GIVEN ENTRIES START
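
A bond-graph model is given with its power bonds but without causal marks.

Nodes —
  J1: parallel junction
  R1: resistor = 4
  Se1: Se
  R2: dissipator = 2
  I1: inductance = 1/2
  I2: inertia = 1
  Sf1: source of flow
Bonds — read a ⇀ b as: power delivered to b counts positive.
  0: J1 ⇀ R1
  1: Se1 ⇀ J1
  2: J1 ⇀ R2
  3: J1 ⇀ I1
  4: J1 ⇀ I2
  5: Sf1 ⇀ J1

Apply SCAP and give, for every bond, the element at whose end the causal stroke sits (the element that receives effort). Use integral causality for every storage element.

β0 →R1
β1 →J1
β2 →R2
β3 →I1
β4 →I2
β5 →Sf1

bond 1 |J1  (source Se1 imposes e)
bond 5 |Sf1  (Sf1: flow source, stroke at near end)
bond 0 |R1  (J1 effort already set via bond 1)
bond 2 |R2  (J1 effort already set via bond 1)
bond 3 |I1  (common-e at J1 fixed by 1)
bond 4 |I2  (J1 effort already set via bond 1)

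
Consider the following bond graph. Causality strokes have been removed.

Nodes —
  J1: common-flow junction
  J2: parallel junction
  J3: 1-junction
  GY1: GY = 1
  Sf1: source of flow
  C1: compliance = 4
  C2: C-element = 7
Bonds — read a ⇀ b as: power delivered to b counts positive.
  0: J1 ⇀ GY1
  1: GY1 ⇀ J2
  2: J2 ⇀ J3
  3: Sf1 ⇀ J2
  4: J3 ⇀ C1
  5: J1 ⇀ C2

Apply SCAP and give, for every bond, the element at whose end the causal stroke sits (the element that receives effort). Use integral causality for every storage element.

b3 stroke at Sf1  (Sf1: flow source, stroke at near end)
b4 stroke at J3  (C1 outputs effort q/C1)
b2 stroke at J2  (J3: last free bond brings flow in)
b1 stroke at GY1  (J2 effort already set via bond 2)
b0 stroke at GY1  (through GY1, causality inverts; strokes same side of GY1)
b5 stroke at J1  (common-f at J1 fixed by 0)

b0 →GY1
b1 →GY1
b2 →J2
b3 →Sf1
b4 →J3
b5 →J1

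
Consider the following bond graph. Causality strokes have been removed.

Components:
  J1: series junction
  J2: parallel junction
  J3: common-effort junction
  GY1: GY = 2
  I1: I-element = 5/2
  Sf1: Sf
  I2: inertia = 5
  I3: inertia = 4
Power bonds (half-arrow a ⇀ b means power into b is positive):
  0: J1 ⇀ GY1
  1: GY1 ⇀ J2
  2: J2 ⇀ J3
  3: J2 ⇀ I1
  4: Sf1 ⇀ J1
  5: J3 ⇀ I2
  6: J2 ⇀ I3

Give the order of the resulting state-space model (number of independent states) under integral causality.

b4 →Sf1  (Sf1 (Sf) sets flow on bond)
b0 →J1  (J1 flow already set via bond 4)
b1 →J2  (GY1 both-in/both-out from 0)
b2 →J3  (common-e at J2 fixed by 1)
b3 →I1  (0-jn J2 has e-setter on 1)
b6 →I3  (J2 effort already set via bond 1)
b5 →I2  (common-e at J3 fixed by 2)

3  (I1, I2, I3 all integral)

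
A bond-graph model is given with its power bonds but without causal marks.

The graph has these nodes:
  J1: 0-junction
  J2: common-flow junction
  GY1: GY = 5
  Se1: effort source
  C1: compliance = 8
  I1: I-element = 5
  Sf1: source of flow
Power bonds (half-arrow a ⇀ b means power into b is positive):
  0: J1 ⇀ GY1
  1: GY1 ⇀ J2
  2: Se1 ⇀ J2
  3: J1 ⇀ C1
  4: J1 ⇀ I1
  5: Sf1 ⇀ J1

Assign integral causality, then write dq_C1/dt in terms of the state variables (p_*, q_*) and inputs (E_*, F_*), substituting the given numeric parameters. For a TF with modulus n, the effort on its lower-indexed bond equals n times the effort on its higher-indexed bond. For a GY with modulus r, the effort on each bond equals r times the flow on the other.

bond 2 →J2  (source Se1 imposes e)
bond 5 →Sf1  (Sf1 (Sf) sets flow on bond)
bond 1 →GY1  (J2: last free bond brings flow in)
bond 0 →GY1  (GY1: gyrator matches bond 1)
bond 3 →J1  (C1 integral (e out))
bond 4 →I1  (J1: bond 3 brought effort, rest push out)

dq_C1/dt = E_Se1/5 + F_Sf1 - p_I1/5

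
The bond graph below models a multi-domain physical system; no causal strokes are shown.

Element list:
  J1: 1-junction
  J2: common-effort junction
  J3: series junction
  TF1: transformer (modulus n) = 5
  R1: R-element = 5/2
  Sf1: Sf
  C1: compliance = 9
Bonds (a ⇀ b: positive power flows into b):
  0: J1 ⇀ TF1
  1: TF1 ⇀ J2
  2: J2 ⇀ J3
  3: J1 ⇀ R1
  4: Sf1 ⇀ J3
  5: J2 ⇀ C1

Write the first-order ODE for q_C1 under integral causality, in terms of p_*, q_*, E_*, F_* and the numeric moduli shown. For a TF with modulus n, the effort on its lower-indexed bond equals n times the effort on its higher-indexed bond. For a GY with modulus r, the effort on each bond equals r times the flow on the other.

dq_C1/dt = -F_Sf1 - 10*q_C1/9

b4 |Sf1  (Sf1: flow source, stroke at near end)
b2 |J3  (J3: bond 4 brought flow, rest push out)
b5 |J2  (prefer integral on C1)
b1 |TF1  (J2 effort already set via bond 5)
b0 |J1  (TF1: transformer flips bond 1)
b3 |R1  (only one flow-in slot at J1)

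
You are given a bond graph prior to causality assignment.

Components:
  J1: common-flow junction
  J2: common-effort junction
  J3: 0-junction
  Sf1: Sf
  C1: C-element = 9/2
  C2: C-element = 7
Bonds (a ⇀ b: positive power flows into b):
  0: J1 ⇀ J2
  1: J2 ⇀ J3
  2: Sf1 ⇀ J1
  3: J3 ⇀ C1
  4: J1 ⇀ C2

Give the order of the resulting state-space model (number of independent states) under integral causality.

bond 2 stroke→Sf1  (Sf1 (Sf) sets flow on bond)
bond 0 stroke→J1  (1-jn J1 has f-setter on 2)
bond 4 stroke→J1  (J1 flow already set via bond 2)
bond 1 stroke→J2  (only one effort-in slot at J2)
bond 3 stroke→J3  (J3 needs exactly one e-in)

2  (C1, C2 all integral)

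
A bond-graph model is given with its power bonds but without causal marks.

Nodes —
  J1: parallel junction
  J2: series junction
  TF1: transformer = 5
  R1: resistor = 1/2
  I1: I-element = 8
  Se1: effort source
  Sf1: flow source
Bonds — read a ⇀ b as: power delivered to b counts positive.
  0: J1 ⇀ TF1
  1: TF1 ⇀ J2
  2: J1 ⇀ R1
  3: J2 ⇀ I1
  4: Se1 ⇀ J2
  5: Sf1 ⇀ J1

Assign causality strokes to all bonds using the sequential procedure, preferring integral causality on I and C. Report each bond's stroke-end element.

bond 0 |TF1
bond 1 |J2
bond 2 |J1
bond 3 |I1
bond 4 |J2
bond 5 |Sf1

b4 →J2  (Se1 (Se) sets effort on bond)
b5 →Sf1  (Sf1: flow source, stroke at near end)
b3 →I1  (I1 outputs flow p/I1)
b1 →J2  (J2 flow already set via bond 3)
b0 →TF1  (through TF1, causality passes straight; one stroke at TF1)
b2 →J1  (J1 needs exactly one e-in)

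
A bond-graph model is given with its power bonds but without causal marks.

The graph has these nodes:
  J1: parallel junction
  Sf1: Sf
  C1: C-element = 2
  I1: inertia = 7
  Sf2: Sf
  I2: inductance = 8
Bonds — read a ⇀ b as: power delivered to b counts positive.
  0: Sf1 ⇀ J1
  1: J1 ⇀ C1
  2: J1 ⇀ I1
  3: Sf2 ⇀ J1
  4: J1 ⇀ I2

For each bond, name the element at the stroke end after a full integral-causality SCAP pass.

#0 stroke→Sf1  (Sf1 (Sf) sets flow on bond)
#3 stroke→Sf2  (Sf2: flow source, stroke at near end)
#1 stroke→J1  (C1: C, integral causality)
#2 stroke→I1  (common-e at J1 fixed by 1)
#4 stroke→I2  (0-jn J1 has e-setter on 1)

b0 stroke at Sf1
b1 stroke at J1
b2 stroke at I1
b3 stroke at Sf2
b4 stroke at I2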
GIVEN ENTRIES END
• AIM OF THE TASK: Each line of the material that has the word "series" belongs in the answer.

• FINISHED EXERCISE:
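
  J1: series junction
  J3: series junction
  J2: series junction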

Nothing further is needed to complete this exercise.